### AIM OF THE TASK
In the records below, find the line that contains "Conventions: the residue", then write out that line and each one after it exactly, up to and including the last.
START EXTRACTED DATA
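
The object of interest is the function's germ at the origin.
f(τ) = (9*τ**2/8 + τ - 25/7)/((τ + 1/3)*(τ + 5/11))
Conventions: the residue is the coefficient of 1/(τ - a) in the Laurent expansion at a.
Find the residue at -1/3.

The residue is -6985/224.

At the order-1 pole -1/3 set g(τ) = (τ - (-1/3))*f(τ) = (9*τ**2/8 + τ - 25/7)/(τ + 5/11).
Simple pole: residue = g(a) at a = -1/3, which is -6985/224.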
END EXTRACTED DATA
### WRITTEN RESPONSE
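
Conventions: the residue is the coefficient of 1/(τ - a) in the Laurent expansion at a.
Find the residue at -1/3.

The residue is -6985/224.

At the order-1 pole -1/3 set g(τ) = (τ - (-1/3))*f(τ) = (9*τ**2/8 + τ - 25/7)/(τ + 5/11).
Simple pole: residue = g(a) at a = -1/3, which is -6985/224.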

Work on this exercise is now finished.